* _PROBLEM TO SOLVE_: With the material below, print exactly the lines between the line holding "equal to $40,000." and the line holding "Clause 5: The", inclusive. Add nothing else.

* _SUPPLIED MATERIAL_:
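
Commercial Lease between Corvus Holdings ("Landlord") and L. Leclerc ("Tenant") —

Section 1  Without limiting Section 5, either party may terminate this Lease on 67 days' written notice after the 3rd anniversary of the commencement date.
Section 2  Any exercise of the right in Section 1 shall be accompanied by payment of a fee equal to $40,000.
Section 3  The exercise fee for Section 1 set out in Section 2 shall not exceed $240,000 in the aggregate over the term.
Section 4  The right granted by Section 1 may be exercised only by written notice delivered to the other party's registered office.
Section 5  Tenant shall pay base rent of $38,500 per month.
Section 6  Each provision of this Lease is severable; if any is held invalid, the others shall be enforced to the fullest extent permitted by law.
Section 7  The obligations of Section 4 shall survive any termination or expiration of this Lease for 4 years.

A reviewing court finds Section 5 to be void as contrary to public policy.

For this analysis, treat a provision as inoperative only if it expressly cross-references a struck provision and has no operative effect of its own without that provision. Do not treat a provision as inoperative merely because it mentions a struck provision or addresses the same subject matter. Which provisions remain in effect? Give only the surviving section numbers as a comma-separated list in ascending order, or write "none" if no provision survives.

Section 5 is struck. Section 1 mentions Section 5 but its own obligation stands independently of Section 5, so Section 1 is not affected. No other provision's operative terms depend on Section 5. Section 6 is a severability clause and preserves every provision that can still be given independent effect. The provisions still in force are Section 1, Section 2, Section 3, Section 4, Section 6, and Section 7.

1, 2, 3, 4, 6, 7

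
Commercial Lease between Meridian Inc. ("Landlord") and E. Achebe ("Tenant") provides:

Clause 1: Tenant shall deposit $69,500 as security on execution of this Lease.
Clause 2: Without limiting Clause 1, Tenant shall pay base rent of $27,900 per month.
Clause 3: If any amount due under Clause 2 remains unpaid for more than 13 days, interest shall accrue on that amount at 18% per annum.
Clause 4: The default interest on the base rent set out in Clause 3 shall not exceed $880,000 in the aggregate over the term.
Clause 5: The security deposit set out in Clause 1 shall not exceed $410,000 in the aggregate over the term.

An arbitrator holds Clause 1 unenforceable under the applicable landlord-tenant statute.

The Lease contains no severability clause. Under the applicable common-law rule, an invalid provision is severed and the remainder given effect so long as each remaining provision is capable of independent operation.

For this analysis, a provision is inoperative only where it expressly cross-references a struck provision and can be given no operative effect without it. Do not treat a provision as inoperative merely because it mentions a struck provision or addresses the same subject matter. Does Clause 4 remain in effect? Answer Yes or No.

Yes

Clause 1 is struck. Clause 5 does nothing except set the aggregate cap on the security deposit by reference to Clause 1; with Clause 1 gone it has no independent effect and is inoperative. Although Clause 2 refers to Clause 1, its operative terms do not depend on Clause 1, so it remains in effect. With no severability clause, the stated default rule severs what cannot stand and enforces each remaining provision that can operate on its own. Clause 2, Clause 3, and Clause 4 remain in effect. Clause 4 is among the surviving provisions, so the answer is yes.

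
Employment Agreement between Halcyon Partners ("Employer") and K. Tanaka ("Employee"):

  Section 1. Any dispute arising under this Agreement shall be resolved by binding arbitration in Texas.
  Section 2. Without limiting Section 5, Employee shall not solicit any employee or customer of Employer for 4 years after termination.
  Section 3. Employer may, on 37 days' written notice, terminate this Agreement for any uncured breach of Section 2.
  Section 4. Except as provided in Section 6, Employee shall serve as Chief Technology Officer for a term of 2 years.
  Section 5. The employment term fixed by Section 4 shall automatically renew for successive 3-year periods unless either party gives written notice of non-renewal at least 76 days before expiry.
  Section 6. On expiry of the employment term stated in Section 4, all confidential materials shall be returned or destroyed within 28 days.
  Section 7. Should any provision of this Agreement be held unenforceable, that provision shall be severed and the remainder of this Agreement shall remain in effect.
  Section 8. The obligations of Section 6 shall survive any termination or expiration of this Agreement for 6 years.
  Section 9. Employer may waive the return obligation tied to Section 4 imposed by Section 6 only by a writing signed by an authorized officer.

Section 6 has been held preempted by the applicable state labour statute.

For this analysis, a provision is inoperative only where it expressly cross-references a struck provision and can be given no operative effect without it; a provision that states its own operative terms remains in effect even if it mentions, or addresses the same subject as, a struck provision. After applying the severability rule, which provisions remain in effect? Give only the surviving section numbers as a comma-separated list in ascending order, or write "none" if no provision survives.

Section 6 is struck. Section 8 operates only by reference to Section 6, so it falls with Section 6. Section 9 operates only by reference to Section 6, so it falls with Section 6. Section 4 mentions Section 6 but its own obligation stands independently of Section 6, so Section 4 is not affected. Under the severability clause in Section 7, the remaining provisions continue in force. Section 1, Section 2, Section 3, Section 4, Section 5, and Section 7 remain in effect.

1, 2, 3, 4, 5, 7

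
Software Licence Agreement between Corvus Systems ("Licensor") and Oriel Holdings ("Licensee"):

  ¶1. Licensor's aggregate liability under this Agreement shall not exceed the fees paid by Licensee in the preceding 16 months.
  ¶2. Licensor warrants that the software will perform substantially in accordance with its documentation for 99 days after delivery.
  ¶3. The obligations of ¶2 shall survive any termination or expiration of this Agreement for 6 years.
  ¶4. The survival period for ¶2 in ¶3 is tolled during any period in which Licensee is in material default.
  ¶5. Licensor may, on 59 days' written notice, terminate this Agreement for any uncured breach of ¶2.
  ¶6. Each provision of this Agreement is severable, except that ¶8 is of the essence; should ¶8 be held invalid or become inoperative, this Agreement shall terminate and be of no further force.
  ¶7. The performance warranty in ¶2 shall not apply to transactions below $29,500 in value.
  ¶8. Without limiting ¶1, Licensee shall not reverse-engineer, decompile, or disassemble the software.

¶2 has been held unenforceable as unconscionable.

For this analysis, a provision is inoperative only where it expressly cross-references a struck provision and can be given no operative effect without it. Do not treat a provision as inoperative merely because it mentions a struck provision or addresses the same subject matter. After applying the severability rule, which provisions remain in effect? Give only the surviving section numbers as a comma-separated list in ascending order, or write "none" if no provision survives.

¶2 is struck. ¶3 has no operative effect of its own apart from ¶2 and is therefore inoperative. The only function of ¶5 is the termination right for breach of ¶2, so it cannot stand once ¶2 is removed. ¶7 does nothing except set the carve-out from the performance warranty by reference to ¶2; with ¶2 gone it has no independent effect and is inoperative. ¶4 operates only by reference to ¶3, so it falls with ¶3. ¶6 makes ¶8 an essential term, but ¶8 is unaffected, so the severability proviso in ¶6 preserves the remaining provisions. ¶1, ¶6, and ¶8 remain in effect.

1, 6, 8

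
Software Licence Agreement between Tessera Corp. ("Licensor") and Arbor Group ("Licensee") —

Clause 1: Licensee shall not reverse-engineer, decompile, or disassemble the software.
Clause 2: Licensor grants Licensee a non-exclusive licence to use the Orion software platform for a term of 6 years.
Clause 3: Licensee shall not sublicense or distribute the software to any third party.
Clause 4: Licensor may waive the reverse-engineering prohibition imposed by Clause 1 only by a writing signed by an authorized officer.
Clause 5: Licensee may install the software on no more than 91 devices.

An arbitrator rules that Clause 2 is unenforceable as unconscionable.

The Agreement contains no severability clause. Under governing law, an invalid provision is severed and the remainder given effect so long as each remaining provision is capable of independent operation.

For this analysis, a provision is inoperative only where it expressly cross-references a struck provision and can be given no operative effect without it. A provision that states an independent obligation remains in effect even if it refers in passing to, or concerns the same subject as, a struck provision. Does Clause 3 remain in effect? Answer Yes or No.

Clause 2 is struck. Nothing else in the Agreement is defined by reference to Clause 2. With no severability clause, the stated default rule severs what cannot stand and enforces each remaining provision that can operate on its own. That leaves Clause 1, Clause 3, Clause 4, and Clause 5 in effect. Clause 3 is among the surviving provisions, so the answer is yes.

Yes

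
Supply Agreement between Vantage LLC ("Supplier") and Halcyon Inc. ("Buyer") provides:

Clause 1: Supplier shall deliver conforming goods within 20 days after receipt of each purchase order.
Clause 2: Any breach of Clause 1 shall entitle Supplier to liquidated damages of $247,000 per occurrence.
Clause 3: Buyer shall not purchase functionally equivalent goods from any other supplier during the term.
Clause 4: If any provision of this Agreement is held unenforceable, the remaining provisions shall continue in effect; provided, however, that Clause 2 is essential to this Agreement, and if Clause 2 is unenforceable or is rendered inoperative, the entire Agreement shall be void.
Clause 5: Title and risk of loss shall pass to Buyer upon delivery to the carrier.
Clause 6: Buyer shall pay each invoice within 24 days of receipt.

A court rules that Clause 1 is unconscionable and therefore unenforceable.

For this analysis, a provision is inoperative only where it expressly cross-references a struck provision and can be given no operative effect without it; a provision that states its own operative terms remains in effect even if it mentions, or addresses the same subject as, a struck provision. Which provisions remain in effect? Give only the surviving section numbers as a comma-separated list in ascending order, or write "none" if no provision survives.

Clause 1 is struck. Clause 2 operates only by reference to Clause 1, so it falls with Clause 1. Clause 4 makes Clause 2 an essential term, and Clause 2 has been rendered inoperative by the cascade; under Clause 4, the entire Agreement is therefore void. No provision of the Agreement survives.

none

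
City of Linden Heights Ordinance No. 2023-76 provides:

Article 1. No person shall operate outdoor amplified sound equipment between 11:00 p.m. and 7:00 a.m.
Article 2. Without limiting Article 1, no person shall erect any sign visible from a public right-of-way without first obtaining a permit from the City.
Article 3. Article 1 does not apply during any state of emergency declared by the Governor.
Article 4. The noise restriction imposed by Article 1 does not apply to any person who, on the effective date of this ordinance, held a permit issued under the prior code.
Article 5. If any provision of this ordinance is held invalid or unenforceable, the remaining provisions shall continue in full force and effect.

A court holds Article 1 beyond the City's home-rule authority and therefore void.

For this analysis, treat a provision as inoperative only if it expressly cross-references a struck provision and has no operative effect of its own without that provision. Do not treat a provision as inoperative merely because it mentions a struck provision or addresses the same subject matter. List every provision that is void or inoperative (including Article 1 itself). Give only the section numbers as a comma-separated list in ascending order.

1, 3, 4

Article 1 is struck. The only function of Article 3 is the emergency suspension of Article 1, so it cannot stand once Article 1 is removed. Article 4 operates only by reference to Article 1, so it falls with Article 1. Article 2 mentions Article 1 but its own obligation stands independently of Article 1, so Article 2 is not affected. Article 5 is a severability clause and preserves every provision that can still be given independent effect. The provisions still in force are Article 2 and Article 5.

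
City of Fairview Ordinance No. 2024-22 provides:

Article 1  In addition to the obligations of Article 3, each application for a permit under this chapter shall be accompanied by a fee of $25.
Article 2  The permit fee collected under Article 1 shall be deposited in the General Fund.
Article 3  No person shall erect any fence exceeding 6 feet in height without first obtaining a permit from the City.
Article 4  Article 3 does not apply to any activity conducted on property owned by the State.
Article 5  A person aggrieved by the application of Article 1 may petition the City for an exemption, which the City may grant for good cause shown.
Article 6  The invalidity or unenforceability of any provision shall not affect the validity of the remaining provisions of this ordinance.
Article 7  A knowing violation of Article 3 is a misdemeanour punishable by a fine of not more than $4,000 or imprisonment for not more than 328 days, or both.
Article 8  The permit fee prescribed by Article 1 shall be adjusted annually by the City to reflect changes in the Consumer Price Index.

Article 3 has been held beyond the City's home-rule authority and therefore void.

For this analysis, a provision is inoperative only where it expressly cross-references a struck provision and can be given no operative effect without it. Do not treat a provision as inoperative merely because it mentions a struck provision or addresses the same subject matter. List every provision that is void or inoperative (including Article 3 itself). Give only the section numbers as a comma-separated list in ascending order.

Article 3 is struck. Article 4 has no operative effect of its own apart from Article 3 and is therefore inoperative. Article 7 operates only by reference to Article 3, so it falls with Article 3. Although Article 1 refers to Article 3, its operative terms do not depend on Article 3, so it remains in effect. Under the severability clause in Article 6, the remaining provisions continue in force. The provisions still in force are Article 1, Article 2, Article 5, Article 6, and Article 8.

3, 4, 7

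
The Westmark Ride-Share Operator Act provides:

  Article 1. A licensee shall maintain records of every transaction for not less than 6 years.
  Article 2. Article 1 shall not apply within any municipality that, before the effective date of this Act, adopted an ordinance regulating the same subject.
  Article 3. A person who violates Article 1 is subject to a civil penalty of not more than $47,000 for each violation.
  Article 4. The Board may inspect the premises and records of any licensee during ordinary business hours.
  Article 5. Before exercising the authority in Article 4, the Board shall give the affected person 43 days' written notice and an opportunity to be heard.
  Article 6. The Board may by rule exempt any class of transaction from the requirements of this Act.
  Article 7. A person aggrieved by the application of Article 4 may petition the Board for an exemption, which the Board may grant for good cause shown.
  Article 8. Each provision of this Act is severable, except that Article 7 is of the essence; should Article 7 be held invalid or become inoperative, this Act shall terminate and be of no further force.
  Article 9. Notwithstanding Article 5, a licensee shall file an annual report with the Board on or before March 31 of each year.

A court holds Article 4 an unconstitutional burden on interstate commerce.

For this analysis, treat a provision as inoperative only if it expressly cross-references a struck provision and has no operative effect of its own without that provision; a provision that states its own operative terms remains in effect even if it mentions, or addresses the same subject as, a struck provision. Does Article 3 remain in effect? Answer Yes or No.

No

Article 4 is struck. Article 5 has no operative effect of its own apart from Article 4 and is therefore inoperative. The only function of Article 7 is the exemption procedure for Article 4, so it cannot stand once Article 4 is removed. Article 8 makes Article 7 an essential term, and Article 7 has been rendered inoperative by the cascade; under Article 8, the entire Act is therefore void. No provision of the Act survives. Article 3 is among the inoperative provisions, so the answer is no.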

* _EXERCISE RESPONSE_:
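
Section 2  Any exercise of the right in Section 1 shall be accompanied by payment of a fee equal to $40,000.
Section 3  The exercise fee for Section 1 set out in Section 2 shall not exceed $240,000 in the aggregate over the term.
Section 4  The right granted by Section 1 may be exercised only by written notice delivered to the other party's registered office.
Section 5  Tenant shall pay base rent of $38,500 per month.
Section 6  Each provision of this Lease is severable; if any is held invalid, the others shall be enforced to the fullest extent permitted by law.
Section 7  The obligations of Section 4 shall survive any termination or expiration of this Lease for 4 years.

A reviewing court finds Section 5 to be void as contrary to public policy.

For this analysis, treat a provision as inoperative only if it expressly cross-references a struck provision and has no operative effect of its own without that provision. Do not treat a provision as inoperative merely because it mentions a struck provision or addresses the same subject matter. Which provisions remain in effect? Give only the surviving section numbers as a comma-separated list in ascending order, or write "none" if no provision survives.

Section 5 is struck. Section 1 mentions Section 5 but its own obligation stands independently of Section 5, so Section 1 is not affected. No other provision's operative terms depend on Section 5. Section 6 is a severability clause and preserves every provision that can still be given independent effect. The provisions still in force are Section 1, Section 2, Section 3, Section 4, Section 6, and Section 7.

1, 2, 3, 4, 6, 7

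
Commercial Lease between Meridian Inc. ("Landlord") and E. Achebe ("Tenant") provides:

Clause 1: Tenant shall deposit $69,500 as security on execution of this Lease.
Clause 2: Without limiting Clause 1, Tenant shall pay base rent of $27,900 per month.
Clause 3: If any amount due under Clause 2 remains unpaid for more than 13 days, interest shall accrue on that amount at 18% per annum.
Clause 4: The default interest on the base rent set out in Clause 3 shall not exceed $880,000 in the aggregate over the term.
Clause 5: The security deposit set out in Clause 1 shall not exceed $410,000 in the aggregate over the term.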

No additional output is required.